[Stored dataset items]
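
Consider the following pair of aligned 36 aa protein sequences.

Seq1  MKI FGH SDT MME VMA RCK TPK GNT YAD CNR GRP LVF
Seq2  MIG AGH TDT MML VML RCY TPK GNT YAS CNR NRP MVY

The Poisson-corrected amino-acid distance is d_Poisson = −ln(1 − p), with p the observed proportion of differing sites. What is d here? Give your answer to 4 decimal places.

Mismatches occur at site 2 (K/I), site 3 (I/G), site 4 (F/A), site 7 (S/T), site 12 (E/L), site 15 (A/L), site 18 (K/Y), site 27 (D/S), site 31 (G/N), site 34 (L/M), site 36 (F/Y).
p = 11/36 = 0.305556.
d = −ln(1 − 0.305556) = −ln(0.694444) = 0.3646.

0.3646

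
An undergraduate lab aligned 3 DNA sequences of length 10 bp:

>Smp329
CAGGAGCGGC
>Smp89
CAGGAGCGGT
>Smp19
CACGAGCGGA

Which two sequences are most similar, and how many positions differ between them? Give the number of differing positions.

1

Pairwise Hamming distances:
  Smp329 vs Smp89: 1
  Smp329 vs Smp19: 2
  Smp89 vs Smp19: 2
The smallest is 1, between Smp329 and Smp89.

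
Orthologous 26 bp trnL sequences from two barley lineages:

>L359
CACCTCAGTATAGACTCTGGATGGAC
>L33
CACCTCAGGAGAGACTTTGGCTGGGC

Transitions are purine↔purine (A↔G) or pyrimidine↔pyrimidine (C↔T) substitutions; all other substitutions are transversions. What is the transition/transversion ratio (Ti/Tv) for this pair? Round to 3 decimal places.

Mismatches occur at site 9 (T→G, transversion), site 11 (T→G, transversion), site 17 (C→T, transition), site 21 (A→C, transversion), site 25 (A→G, transition).
Of the 5 differences, 2 transitions and 3 transversions, so Ti/Tv = 2/3 = 0.667.

0.667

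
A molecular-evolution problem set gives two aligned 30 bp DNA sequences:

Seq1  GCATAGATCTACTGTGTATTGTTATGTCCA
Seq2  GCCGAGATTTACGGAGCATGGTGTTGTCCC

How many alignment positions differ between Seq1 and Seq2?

10

Mismatches occur at site 3 (A→C), site 4 (T→G), site 9 (C→T), site 13 (T→G), site 15 (T→A), site 17 (T→C), site 20 (T→G), site 23 (T→G), site 24 (A→T), site 30 (A→C).
That gives 10 mismatches out of 30 aligned sites, so the Hamming distance is 10.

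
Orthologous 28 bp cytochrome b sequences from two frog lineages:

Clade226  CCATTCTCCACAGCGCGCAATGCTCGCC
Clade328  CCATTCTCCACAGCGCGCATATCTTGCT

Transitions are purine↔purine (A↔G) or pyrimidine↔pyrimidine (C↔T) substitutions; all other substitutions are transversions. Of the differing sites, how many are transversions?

3

Mismatches occur at site 20 (A↔T, transversion), site 21 (T↔A, transversion), site 22 (G↔T, transversion), site 25 (C↔T, transition), site 28 (C↔T, transition).
Of the 5 differences, 2 transitions and 3 transversions, so the answer is 3.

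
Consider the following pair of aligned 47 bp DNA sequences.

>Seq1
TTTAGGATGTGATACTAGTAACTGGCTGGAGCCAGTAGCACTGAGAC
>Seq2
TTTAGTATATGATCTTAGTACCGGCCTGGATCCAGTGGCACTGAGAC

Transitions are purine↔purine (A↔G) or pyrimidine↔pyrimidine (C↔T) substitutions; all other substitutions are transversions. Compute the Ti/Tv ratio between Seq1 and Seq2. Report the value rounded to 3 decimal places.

Mismatches occur at site 6 (G/T, transversion), site 9 (G/A, transition), site 14 (A/C, transversion), site 15 (C/T, transition), site 21 (A/C, transversion), site 23 (T/G, transversion), site 25 (G/C, transversion), site 31 (G/T, transversion), site 37 (A/G, transition).
Of the 9 differences, 3 transitions and 6 transversions, so Ti/Tv = 3/6 = 0.500.

0.500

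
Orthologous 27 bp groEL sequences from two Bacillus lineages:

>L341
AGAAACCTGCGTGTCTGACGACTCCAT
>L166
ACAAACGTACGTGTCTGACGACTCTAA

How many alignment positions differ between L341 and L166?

5

Mismatches occur at site 2 (G↔C), site 7 (C↔G), site 9 (G↔A), site 25 (C↔T), site 27 (T↔A).
That gives 5 mismatches out of 27 aligned sites, so the Hamming distance is 5.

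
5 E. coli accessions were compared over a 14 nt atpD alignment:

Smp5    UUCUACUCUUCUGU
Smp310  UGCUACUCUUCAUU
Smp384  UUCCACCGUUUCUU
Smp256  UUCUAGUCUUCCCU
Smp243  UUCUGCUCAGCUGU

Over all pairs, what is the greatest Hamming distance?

9

Pairwise Hamming distances:
  Smp5 vs Smp310: 3
  Smp5 vs Smp384: 6
  Smp5 vs Smp256: 3
  Smp5 vs Smp243: 3
  Smp310 vs Smp384: 6
  Smp310 vs Smp256: 4
  Smp310 vs Smp243: 6
  Smp384 vs Smp256: 6
  Smp384 vs Smp243: 9
  Smp256 vs Smp243: 6
The largest is 9, between Smp384 and Smp243.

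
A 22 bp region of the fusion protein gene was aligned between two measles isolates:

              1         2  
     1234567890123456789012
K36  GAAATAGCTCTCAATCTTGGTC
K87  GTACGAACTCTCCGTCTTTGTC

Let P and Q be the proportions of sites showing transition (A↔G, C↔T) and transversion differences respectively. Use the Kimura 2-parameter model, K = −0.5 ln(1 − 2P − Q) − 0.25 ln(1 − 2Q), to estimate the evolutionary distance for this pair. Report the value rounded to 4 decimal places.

Differing sites — 2:A/T (Tv); 4:A/C (Tv); 5:T/G (Tv); 7:G/A (Ti); 13:A/C (Tv); 14:A/G (Ti); 19:G/T (Tv).
Of the 7 differences, 2 transitions and 5 transversions over 22 sites: P = 2/22 = 0.090909, Q = 5/22 = 0.227273.
d = −0.5·ln(0.590909) − 0.25·ln(0.545454) = −0.5·(-0.526093) − 0.25·(-0.606137) = 0.4146.

0.4146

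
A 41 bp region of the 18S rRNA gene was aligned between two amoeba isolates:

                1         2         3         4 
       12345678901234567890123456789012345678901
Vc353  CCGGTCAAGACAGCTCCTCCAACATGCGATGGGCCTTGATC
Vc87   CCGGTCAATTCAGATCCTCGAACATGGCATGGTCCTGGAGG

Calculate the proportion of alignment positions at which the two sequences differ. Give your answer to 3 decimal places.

0.244

Mismatches occur at site 9 (G→T), site 10 (A→T), site 14 (C→A), site 20 (C→G), site 27 (C→G), site 28 (G→C), site 33 (G→T), site 37 (T→G), site 40 (T→G), site 41 (C→G).
There are 10 differences over 41 sites, so p = 10/41 = 0.244.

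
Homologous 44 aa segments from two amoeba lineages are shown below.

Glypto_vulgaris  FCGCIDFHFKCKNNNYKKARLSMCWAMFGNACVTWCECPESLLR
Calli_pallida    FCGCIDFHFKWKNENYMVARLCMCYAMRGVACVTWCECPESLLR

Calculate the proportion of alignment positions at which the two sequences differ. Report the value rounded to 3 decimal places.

0.182

Differing sites — 11:C/W; 14:N/E; 17:K/M; 18:K/V; 22:S/C; 25:W/Y; 28:F/R; 30:N/V.
There are 8 differences over 44 sites, so p = 8/44 = 0.182.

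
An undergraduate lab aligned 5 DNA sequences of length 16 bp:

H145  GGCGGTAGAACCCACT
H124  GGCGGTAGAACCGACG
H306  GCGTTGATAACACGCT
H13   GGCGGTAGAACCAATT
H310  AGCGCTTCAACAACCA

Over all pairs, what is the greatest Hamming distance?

Pairwise Hamming distances:
  H145 vs H124: 2
  H145 vs H306: 8
  H145 vs H13: 2
  H145 vs H310: 8
  H124 vs H306: 10
  H124 vs H13: 3
  H124 vs H310: 8
  H306 vs H13: 10
  H306 vs H310: 11
  H13 vs H310: 8
The largest is 11, between H306 and H310.

11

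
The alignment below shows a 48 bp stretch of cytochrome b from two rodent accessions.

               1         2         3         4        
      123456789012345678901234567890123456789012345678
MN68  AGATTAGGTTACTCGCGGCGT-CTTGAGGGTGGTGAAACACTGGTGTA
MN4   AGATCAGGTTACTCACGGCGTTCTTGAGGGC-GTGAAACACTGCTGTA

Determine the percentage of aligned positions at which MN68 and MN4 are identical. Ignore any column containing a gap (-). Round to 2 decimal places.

Excluding the 2 gap columns leaves 46 comparable sites.
The sequences differ at positions 5 (T/C), 15 (G/A), 31 (T/C), 44 (G/C).
42 of the 46 comparable sites match, so the percent identity is 42/46 × 100 = 91.30%.

91.30%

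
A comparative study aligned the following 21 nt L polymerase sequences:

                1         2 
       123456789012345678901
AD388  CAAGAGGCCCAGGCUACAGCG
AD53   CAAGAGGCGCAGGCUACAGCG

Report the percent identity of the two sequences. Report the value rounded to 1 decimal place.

95.2%

A single mismatch occurs at site 9 (C/G).
20 of the 21 sites match, so the percent identity is 20/21 × 100 = 95.2%.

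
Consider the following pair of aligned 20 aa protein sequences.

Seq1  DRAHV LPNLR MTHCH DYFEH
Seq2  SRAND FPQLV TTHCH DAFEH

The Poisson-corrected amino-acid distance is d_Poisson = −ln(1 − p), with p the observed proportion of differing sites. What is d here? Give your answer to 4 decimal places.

0.5108

Mismatches occur at site 1 (D/S), site 4 (H/N), site 5 (V/D), site 6 (L/F), site 8 (N/Q), site 10 (R/V), site 11 (M/T), site 17 (Y/A).
p = 8/20 = 0.400000.
d = −ln(1 − 0.400000) = −ln(0.600000) = 0.5108.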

▶ ACTION ITEM
Go through the records above and copy every line with the word "from".

▶ ANSWER TO THIS PROBLEM
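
Orthologous 26 bp trnL sequences from two barley lineages:
Orthologous 28 bp cytochrome b sequences from two frog lineages:
Orthologous 27 bp groEL sequences from two Bacillus lineages:
Homologous 44 aa segments from two amoeba lineages are shown below.
The alignment below shows a 48 bp stretch of cytochrome b from two rodent accessions.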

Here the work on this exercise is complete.